> [Problem statement]
From the entries provided below, copy each line that contains the word "Convert".

> [Exercise input]
= = = =

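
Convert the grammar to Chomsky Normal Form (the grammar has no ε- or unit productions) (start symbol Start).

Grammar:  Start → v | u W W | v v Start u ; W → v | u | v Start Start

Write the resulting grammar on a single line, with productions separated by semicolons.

Introduce a nonterminal for each terminal appearing in a rule of length ≥ 2: X1 → u, X2 → v.
Binarize each right-hand side of length ≥ 3 by chaining fresh nonterminals (Y1, Y2, …): affected rules were Start → X1 W W; Start → X2 X2 Start X1; W → X2 Start Start.

Start → v | X1 Y1 | X2 Y2; W → v | u | X2 Y4; X1 → u; X2 → v; Y1 → W W; Y2 → X2 Y3; Y3 → Start X1; Y4 → Start Start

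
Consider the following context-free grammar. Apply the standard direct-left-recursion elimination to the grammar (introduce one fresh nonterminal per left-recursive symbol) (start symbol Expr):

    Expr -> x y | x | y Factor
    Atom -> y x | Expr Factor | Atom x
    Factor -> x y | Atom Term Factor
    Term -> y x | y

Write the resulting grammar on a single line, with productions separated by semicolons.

Left recursion appears on Atom.
For Atom: α = {x}, β = {y x, Expr Factor}. Rewrite as Atom → β Atom1 and Atom1 → α Atom1 | ε.

Expr -> x y | x | y Factor; Atom -> y x Atom1 | Expr Factor Atom1; Factor -> x y | Atom Term Factor; Term -> y x | y; Atom1 -> x Atom1 | epsilon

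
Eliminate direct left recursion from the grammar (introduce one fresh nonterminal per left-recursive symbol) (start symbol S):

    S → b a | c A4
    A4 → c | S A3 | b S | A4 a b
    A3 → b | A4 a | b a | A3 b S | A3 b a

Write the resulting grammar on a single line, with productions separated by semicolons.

S → b a | c A4; A4 → c A4' | S A3 A4' | b S A4'; A3 → b A3' | A4 a A3' | b a A3'; A4' → a b A4' | eps; A3' → b S A3' | b a A3' | eps

A4, A3 are directly left-recursive.
For A4: α = {a b}, β = {c, S A3, b S}. Rewrite as A4 → β A4' and A4' → α A4' | ε.
For A3: α = {b S, b a}, β = {b, A4 a, b a}. Rewrite as A3 → β A3' and A3' → α A3' | ε.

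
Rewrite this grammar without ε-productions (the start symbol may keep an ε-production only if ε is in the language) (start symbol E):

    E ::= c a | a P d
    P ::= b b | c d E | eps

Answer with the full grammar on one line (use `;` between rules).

E ::= c a | a P d | a d; P ::= b b | c d E

The nullable symbols are {P}.
ε ∉ L(G), so no ε-production is kept.
For each production, add variants omitting each subset of nullable occurrences: E → a P d gives a P d | a d.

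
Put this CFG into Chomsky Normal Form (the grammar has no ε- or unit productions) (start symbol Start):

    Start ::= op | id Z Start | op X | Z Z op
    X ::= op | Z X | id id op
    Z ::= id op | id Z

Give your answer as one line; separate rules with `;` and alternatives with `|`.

Introduce a nonterminal for each terminal appearing in a rule of length ≥ 2: X1 → id, X2 → op.
Binarize each right-hand side of length ≥ 3 by chaining fresh nonterminals (Y1, Y2, …): affected rules were Start → X1 Z Start; Start → Z Z X2; X → X1 X1 X2.

Start ::= op | X1 Y1 | X2 X | Z Y2; X ::= op | Z X | X1 Y3; Z ::= X1 X2 | X1 Z; X1 ::= id; X2 ::= op; Y1 ::= Z Start; Y2 ::= Z X2; Y3 ::= X1 X2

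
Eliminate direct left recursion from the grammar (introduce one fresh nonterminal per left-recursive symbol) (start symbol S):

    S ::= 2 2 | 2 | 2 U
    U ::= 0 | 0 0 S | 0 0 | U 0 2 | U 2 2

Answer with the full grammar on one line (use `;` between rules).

S ::= 2 2 | 2 | 2 U; U ::= 0 U' | 0 0 S U' | 0 0 U'; U' ::= 0 2 U' | 2 2 U' | ε

U is directly left-recursive.
For U: α = {0 2, 2 2}, β = {0, 0 0 S, 0 0}. Rewrite as U → β U' and U' → α U' | ε.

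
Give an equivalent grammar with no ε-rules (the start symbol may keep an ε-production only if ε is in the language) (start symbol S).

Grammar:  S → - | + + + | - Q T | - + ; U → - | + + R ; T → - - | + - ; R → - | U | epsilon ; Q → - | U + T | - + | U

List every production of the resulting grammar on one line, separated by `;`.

S → - | + + + | - Q T | - +; U → - | + + R | + +; T → - - | + -; R → - | U; Q → - | U + T | - + | U

Nullable nonterminals: {R}.
ε ∉ L(G), so no ε-production is kept.
For each production, add variants omitting each subset of nullable occurrences: U → + + R gives + + R | + +.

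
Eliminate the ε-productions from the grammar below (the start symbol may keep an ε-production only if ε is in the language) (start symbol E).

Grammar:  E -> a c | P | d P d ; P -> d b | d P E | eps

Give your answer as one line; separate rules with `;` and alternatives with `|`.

E -> a c | P | d P d | d d | eps; P -> d b | d P E | d P | d E | d

Nullable nonterminals: {E, P}.
ε ∈ L(G) since E is nullable, so keep E → ε.
Add the nullable-subset variants: E → d P d gives d P d | d d. P → d P E gives d P E | d P | d E | d.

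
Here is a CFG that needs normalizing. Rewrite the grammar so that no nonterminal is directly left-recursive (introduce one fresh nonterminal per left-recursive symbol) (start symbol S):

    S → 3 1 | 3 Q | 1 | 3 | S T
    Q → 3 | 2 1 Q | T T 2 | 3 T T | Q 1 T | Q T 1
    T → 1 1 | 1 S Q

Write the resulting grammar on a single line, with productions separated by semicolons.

S → 3 1 S' | 3 Q S' | 1 S' | 3 S'; Q → 3 Q' | 2 1 Q Q' | T T 2 Q' | 3 T T Q'; T → 1 1 | 1 S Q; S' → T S' | ε; Q' → 1 T Q' | T 1 Q' | ε

S, Q are directly left-recursive.
For S: α = {T}, β = {3 1, 3 Q, 1, 3}. Rewrite as S → β S' and S' → α S' | ε.
For Q: α = {1 T, T 1}, β = {3, 2 1 Q, T T 2, 3 T T}. Rewrite as Q → β Q' and Q' → α Q' | ε.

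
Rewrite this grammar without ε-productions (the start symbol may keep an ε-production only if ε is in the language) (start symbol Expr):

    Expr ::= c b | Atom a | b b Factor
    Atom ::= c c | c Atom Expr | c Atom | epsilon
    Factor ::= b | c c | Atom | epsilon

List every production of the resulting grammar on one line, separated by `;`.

The nullable symbols are {Atom, Factor}.
ε ∉ L(G), so no ε-production is kept.
For each production, add variants omitting each subset of nullable occurrences: Expr → Atom a gives Atom a | a. Expr → b b Factor gives b b Factor | b b. Atom → c Atom Expr gives c Atom Expr | c Expr. Atom → c Atom gives c Atom | c.

Expr ::= c b | Atom a | a | b b Factor | b b; Atom ::= c c | c Atom Expr | c Expr | c Atom | c; Factor ::= b | c c | Atom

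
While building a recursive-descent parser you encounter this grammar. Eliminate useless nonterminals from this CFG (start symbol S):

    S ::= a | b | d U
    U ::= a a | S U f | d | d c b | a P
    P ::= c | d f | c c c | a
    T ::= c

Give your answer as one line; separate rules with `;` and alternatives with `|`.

S ::= a | b | d U; U ::= a a | S U f | d | d c b | a P; P ::= c | d f | c c c | a

Generating nonterminals: {P, S, T, U}.
Reachable from S after that: {P, S, U}.
Removed useless symbols: {T} and every production mentioning them.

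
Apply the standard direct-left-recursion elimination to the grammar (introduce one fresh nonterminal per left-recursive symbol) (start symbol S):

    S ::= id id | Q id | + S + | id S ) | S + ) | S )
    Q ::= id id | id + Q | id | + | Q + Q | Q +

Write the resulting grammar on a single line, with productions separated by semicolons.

S ::= id id S' | Q id S' | + S + S' | id S ) S'; Q ::= id id Q' | id + Q Q' | id Q' | + Q'; S' ::= + ) S' | ) S' | ε; Q' ::= + Q Q' | + Q' | ε

Left recursion appears on S, Q.
For S: α = {+ ), )}, β = {id id, Q id, + S +, id S )}. Rewrite as S → β S' and S' → α S' | ε.
For Q: α = {+ Q, +}, β = {id id, id + Q, id, +}. Rewrite as Q → β Q' and Q' → α Q' | ε.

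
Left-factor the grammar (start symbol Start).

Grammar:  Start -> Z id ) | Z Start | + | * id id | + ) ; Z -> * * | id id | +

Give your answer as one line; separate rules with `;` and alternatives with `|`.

Start has alternatives sharing prefix 'Z': factor to Start → Z Start1 with Start1 → id ) | Start.
Start has alternatives sharing prefix '+': factor to Start → + Start2 with Start2 → ε | ).

Start -> * id id | Z Start1 | + Start2; Z -> * * | id id | +; Start1 -> id ) | Start; Start2 -> ε | )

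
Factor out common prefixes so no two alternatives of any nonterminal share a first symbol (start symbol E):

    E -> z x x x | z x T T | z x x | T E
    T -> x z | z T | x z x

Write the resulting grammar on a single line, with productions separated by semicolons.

E -> T E | z x E'; T -> z T | x z T'; E' -> T T | x E''; T' -> eps | x; E'' -> x | eps

E has alternatives sharing prefix 'z x': factor to E → z x E' with E' → x x | T T | x.
T has alternatives sharing prefix 'x z': factor to T → x z T' with T' → ε | x.
E' has alternatives sharing prefix 'x': factor to E' → x E'' with E'' → x | ε.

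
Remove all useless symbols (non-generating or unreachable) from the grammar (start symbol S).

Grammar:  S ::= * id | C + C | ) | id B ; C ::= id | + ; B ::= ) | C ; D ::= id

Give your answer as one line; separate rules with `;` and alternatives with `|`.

Generating nonterminals: {B, C, D, S}.
Reachable from S after that: {B, C, S}.
Removed useless symbols: {D} and every production mentioning them.

S ::= * id | C + C | ) | id B; C ::= id | +; B ::= ) | C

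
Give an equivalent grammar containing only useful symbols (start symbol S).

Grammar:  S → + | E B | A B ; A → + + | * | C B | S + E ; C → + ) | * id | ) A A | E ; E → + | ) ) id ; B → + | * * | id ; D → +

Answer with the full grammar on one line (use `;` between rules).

Generating nonterminals: {A, B, C, D, E, S}.
Reachable from S after that: {A, B, C, E, S}.
Removed useless symbols: {D} and every production mentioning them.

S → + | E B | A B; A → + + | * | C B | S + E; C → + ) | * id | ) A A | E; E → + | ) ) id; B → + | * * | id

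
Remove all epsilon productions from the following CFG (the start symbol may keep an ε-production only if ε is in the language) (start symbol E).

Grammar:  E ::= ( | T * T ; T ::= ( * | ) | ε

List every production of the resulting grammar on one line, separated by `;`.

The nullable symbols are {T}.
ε ∉ L(G), so no ε-production is kept.
For each production, add variants omitting each subset of nullable occurrences: E → T * T gives T * T | T * | * T | *.

E ::= ( | T * T | T * | * T | *; T ::= ( * | )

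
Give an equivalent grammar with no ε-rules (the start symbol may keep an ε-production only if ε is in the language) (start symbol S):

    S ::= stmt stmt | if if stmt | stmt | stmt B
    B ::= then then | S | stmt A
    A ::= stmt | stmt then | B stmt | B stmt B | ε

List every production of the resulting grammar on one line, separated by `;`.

The nullable symbols are {A}.
ε ∉ L(G), so no ε-production is kept.
For each production, add variants omitting each subset of nullable occurrences: B → stmt A gives stmt A | stmt.

S ::= stmt stmt | if if stmt | stmt | stmt B; B ::= then then | S | stmt A | stmt; A ::= stmt | stmt then | B stmt | B stmt B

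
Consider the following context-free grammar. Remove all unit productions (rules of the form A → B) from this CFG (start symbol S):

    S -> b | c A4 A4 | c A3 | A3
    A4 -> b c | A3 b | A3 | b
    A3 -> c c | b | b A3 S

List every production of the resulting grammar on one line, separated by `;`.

Unit pairs: A4 ⇒* {A3}; S ⇒* {A3}.
For each unit pair (A, B), copy every non-unit production of B to A, then drop all unit productions.

S -> b | c A4 A4 | c A3 | c c | b A3 S; A4 -> b c | A3 b | b | c c | b A3 S; A3 -> c c | b | b A3 S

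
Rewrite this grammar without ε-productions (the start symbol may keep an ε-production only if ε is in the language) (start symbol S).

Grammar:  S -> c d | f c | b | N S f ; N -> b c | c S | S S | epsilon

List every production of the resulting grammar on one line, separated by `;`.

S -> c d | f c | b | N S f | S f; N -> b c | c S | S S

The nullable symbols are {N}.
ε ∉ L(G), so no ε-production is kept.
For each production, add variants omitting each subset of nullable occurrences: S → N S f gives N S f | S f.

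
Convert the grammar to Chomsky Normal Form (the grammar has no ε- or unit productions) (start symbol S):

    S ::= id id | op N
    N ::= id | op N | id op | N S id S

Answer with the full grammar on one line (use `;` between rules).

Introduce a nonterminal for each terminal appearing in a rule of length ≥ 2: X1 → id, X2 → op.
Binarize each right-hand side of length ≥ 3 by chaining fresh nonterminals (Y1, Y2, …): affected rules were N → N S X1 S.

S ::= X1 X1 | X2 N; N ::= id | X2 N | X1 X2 | N Y1; X1 ::= id; X2 ::= op; Y1 ::= S Y2; Y2 ::= X1 S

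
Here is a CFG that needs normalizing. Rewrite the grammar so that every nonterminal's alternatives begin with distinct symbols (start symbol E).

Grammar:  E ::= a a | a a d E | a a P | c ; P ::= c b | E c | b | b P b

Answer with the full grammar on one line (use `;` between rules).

E has alternatives sharing prefix 'a a': factor to E → a a E' with E' → ε | d E | P.
P has alternatives sharing prefix 'b': factor to P → b P' with P' → ε | P b.

E ::= c | a a E'; P ::= c b | E c | b P'; E' ::= ε | d E | P; P' ::= ε | P b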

= = = =

> [Solved problem]
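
Convert the grammar to Chomsky Normal Form (the grammar has no ε- or unit productions) (start symbol Start).
Convert the grammar to Chomsky Normal Form (the grammar has no ε- or unit productions) (start symbol S):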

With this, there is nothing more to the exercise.